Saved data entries
* * * * * * * * *
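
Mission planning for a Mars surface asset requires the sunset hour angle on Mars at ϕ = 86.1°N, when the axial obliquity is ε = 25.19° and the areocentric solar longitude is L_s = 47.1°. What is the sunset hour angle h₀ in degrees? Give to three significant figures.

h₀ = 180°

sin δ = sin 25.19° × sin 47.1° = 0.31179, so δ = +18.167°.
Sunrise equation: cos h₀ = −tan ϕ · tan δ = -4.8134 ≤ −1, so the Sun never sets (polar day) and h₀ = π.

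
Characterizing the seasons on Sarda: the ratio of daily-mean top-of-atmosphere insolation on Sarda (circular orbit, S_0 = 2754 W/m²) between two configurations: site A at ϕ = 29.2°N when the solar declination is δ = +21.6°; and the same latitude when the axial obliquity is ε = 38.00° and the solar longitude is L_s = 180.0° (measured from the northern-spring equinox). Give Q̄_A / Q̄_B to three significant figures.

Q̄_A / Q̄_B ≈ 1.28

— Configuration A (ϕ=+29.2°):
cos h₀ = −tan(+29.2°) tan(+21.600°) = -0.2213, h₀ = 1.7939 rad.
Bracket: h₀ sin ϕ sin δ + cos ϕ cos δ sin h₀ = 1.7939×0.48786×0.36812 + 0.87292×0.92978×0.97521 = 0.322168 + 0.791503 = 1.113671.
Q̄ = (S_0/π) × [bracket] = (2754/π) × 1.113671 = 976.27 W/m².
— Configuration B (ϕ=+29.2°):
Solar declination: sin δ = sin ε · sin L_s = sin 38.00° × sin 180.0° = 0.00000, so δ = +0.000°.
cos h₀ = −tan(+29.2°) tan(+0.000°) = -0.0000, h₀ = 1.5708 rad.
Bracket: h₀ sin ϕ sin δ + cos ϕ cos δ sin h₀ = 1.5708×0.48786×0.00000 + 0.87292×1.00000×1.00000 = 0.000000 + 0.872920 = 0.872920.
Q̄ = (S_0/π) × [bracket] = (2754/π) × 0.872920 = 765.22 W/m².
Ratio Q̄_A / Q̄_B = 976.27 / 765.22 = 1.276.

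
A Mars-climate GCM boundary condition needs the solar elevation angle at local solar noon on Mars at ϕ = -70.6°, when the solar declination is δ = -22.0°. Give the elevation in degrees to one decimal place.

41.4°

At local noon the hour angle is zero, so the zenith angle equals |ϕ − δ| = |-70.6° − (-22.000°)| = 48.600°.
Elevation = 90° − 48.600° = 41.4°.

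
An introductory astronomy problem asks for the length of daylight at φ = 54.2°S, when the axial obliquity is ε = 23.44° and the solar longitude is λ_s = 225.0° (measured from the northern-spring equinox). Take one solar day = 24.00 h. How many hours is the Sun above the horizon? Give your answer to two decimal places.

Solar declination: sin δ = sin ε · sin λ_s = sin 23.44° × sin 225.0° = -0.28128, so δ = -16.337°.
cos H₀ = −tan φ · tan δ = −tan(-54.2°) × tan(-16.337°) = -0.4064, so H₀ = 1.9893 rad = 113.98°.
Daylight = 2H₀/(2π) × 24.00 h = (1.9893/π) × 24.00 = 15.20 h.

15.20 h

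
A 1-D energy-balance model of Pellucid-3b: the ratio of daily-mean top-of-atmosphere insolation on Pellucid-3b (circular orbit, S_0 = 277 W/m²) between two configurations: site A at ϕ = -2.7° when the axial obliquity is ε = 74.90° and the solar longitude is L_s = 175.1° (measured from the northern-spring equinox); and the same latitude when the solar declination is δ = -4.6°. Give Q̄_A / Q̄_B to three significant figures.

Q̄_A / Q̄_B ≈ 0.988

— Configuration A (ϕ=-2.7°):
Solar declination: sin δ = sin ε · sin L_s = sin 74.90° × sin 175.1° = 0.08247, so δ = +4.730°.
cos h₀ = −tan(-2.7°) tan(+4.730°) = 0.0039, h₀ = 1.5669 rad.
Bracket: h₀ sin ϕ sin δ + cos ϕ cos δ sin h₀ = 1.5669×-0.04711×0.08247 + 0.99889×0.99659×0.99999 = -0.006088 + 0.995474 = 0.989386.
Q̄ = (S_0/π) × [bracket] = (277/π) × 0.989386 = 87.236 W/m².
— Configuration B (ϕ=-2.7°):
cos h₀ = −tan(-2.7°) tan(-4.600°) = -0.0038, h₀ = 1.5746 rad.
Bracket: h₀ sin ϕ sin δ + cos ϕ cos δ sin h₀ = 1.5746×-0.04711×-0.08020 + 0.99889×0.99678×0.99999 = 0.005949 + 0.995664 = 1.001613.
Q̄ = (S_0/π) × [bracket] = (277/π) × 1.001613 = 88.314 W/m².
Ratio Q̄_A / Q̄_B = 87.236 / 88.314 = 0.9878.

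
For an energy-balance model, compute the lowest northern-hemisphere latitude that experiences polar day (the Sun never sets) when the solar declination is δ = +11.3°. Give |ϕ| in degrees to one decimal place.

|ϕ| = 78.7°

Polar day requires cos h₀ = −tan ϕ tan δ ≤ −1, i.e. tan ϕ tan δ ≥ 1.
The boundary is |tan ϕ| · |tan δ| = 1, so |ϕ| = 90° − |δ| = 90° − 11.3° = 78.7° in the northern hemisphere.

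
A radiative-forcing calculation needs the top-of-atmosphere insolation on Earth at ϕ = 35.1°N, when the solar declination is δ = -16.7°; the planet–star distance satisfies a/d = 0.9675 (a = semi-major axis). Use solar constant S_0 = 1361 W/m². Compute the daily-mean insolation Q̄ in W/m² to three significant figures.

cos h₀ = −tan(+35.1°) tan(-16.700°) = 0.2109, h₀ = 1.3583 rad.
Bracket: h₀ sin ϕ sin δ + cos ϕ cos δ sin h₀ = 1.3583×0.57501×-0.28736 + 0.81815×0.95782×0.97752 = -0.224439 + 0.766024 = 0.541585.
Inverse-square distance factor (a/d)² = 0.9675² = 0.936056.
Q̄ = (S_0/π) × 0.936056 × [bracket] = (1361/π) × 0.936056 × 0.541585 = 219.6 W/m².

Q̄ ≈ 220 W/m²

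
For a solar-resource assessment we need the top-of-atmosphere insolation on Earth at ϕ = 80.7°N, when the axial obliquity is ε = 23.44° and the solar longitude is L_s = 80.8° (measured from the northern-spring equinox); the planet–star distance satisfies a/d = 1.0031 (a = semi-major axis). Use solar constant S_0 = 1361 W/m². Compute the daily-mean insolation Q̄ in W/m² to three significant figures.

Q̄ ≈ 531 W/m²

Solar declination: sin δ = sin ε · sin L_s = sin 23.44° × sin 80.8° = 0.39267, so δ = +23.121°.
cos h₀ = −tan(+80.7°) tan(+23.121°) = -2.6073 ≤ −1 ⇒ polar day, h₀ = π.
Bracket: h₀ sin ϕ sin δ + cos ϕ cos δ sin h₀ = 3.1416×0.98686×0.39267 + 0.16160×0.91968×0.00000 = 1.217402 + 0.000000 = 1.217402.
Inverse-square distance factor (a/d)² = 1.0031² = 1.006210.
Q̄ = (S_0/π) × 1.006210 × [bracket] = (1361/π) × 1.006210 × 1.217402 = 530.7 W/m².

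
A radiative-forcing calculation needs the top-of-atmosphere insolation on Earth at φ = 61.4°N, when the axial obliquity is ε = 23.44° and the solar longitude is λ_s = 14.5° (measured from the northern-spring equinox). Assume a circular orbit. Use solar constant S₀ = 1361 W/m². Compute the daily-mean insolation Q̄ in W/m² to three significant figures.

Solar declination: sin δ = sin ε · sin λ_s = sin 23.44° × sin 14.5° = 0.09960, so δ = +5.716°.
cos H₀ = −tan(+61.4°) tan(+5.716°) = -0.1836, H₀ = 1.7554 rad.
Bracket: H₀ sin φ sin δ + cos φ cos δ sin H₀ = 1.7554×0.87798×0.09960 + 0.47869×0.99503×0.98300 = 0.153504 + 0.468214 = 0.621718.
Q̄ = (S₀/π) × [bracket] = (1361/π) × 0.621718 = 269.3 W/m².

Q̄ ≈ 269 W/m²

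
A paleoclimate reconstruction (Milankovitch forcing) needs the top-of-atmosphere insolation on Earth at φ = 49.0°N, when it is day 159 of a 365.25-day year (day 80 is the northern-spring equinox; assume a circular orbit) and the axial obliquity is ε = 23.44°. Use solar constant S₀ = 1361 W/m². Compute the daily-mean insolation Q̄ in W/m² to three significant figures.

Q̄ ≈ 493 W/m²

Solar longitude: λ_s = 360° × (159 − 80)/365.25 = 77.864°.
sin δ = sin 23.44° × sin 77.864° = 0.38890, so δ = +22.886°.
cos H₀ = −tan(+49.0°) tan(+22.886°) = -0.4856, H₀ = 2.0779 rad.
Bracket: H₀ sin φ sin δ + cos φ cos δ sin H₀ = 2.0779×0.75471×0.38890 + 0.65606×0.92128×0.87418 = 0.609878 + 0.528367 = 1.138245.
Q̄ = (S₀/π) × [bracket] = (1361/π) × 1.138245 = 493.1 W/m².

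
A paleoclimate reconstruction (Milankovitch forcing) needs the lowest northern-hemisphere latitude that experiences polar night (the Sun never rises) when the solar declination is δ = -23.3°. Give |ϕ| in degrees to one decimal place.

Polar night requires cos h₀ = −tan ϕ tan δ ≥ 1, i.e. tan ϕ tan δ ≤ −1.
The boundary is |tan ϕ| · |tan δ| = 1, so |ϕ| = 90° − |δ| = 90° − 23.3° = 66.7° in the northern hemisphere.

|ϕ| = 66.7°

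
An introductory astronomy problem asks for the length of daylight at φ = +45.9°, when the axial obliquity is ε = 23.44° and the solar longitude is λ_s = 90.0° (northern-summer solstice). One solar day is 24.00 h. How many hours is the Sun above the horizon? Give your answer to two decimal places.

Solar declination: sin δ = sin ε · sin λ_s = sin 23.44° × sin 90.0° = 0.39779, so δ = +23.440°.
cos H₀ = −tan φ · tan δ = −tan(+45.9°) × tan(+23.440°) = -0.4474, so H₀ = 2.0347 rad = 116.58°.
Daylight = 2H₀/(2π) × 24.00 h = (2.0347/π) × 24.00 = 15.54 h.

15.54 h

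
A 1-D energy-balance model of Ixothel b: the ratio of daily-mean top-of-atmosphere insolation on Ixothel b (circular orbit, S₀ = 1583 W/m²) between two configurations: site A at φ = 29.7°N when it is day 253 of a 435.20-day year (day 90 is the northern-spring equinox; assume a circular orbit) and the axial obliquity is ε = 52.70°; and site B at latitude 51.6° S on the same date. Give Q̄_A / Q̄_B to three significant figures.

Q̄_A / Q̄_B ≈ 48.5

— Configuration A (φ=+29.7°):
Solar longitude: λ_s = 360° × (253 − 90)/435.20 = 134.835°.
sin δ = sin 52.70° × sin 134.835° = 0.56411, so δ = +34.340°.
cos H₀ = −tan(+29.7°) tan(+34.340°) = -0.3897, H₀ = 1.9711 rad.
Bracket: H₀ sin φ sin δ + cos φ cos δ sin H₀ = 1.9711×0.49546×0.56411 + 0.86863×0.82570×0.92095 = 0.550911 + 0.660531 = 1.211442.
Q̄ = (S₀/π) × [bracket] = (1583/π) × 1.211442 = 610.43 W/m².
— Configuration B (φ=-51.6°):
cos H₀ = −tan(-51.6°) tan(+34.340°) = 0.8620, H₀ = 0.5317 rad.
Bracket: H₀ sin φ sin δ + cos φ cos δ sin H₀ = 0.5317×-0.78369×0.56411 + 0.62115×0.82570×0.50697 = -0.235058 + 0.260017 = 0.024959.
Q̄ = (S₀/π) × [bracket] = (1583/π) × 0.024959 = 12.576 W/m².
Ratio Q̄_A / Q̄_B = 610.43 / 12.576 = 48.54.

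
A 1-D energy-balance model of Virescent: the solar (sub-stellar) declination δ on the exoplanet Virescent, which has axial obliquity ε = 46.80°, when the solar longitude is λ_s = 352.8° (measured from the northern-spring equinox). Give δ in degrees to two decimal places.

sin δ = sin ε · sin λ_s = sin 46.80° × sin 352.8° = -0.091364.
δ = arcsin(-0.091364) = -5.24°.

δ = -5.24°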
* * * * * * * * *
Exercise prompt
From the line containing "A 1-D energy-balance model of Virescent: the" to the final line of the data, repeat each line exactly. Include both ends.

Written solution
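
A 1-D energy-balance model of Virescent: the solar (sub-stellar) declination δ on the exoplanet Virescent, which has axial obliquity ε = 46.80°, when the solar longitude is λ_s = 352.8° (measured from the northern-spring equinox). Give δ in degrees to two decimal places.

sin δ = sin ε · sin λ_s = sin 46.80° × sin 352.8° = -0.091364.
δ = arcsin(-0.091364) = -5.24°.

δ = -5.24°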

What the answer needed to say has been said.